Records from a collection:

· · · ·

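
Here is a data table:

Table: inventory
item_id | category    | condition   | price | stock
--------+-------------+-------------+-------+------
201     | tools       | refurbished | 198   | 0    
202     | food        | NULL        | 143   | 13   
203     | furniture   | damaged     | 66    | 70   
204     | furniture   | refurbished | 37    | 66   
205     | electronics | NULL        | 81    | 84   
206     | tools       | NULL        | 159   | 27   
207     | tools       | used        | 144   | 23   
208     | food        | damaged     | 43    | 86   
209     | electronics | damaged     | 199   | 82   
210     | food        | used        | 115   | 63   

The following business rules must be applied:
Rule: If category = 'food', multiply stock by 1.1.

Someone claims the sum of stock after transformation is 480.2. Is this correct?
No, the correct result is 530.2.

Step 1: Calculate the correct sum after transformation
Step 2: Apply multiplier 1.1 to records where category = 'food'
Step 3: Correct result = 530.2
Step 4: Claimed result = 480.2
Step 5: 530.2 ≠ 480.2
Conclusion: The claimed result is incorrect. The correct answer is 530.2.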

· · · ·

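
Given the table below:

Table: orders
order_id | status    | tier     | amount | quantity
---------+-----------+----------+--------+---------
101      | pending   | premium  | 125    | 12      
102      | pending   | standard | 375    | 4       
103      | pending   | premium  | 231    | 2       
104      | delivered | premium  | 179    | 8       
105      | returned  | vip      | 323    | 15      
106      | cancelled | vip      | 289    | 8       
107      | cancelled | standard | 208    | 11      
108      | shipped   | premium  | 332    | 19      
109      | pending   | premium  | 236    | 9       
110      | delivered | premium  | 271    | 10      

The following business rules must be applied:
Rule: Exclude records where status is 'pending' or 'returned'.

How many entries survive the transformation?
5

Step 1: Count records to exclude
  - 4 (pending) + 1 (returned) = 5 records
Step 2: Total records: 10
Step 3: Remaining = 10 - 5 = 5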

· · · ·

— YOUR OBJECTIVE —
Going back over the entries above, copy word for word every line from the one that has "item_id | category" on through the one that has "Rule: If category".

— REPLY TO THE EXERCISE —
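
item_id | category    | condition   | price | stock
--------+-------------+-------------+-------+------
201     | tools       | refurbished | 198   | 0    
202     | food        | NULL        | 143   | 13   
203     | furniture   | damaged     | 66    | 70   
204     | furniture   | refurbished | 37    | 66   
205     | electronics | NULL        | 81    | 84   
206     | tools       | NULL        | 159   | 27   
207     | tools       | used        | 144   | 23   
208     | food        | damaged     | 43    | 86   
209     | electronics | damaged     | 199   | 82   
210     | food        | used        | 115   | 63   

The following business rules must be applied:
Rule: If category = 'food', multiply stock by 1.1.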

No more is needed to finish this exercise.